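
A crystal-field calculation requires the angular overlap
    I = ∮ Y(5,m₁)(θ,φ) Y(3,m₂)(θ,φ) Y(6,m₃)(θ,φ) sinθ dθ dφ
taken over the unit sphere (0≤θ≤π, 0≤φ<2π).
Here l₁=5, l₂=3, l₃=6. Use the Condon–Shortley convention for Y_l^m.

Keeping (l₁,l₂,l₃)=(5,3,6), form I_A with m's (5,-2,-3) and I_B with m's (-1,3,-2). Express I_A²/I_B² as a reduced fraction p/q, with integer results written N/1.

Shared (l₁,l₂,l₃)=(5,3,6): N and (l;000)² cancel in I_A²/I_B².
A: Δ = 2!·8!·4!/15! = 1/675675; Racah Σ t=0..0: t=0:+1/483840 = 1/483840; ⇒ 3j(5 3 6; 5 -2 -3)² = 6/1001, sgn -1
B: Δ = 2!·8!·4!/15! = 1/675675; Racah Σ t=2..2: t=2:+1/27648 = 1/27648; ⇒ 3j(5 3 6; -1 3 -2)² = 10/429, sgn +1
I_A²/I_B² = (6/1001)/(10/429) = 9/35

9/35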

...

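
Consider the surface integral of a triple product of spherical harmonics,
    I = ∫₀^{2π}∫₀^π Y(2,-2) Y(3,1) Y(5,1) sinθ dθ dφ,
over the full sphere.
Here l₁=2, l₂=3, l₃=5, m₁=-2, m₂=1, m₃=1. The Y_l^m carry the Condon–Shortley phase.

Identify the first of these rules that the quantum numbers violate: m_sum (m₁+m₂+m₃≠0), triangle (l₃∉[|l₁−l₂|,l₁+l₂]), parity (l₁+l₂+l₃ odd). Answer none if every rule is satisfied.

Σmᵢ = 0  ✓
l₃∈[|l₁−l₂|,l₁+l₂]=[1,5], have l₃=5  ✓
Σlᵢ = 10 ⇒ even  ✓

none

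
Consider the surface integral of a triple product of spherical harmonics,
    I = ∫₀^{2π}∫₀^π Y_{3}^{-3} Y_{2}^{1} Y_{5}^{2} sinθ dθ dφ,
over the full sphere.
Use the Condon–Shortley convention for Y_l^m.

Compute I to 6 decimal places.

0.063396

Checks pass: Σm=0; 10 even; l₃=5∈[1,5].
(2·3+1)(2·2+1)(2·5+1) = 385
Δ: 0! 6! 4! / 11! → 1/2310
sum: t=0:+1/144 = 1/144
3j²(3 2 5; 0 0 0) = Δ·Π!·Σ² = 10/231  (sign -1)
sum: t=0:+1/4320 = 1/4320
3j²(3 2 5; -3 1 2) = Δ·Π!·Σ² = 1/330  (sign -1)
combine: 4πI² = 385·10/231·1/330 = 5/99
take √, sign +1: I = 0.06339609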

...

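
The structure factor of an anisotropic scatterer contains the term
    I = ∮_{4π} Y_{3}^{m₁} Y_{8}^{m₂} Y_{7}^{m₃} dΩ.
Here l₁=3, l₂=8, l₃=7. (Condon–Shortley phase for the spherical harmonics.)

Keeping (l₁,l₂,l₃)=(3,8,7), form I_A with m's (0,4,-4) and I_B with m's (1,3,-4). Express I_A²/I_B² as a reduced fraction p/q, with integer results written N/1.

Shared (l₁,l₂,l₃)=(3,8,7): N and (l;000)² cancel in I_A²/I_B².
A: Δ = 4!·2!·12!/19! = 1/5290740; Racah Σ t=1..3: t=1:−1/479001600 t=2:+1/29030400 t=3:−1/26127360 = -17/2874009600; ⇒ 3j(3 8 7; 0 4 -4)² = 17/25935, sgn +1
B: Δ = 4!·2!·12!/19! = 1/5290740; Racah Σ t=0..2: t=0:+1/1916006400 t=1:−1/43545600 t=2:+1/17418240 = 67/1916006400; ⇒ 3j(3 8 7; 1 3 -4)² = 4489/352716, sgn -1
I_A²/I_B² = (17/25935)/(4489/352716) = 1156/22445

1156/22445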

TASK REQUIREMENTS - With the line holding "A crystal-field calculation" as the first and the line holding "Here l₁=5, l₂=3, l₃=6." as the last, please transcribe exactly the lines of the material above in that range and nothing else.

TASK SOLUTION -
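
A crystal-field calculation requires the angular overlap
    I = ∮ Y(5,m₁)(θ,φ) Y(3,m₂)(θ,φ) Y(6,m₃)(θ,φ) sinθ dθ dφ
taken over the unit sphere (0≤θ≤π, 0≤φ<2π).
Here l₁=5, l₂=3, l₃=6. Use the Condon–Shortley convention for Y_l^m.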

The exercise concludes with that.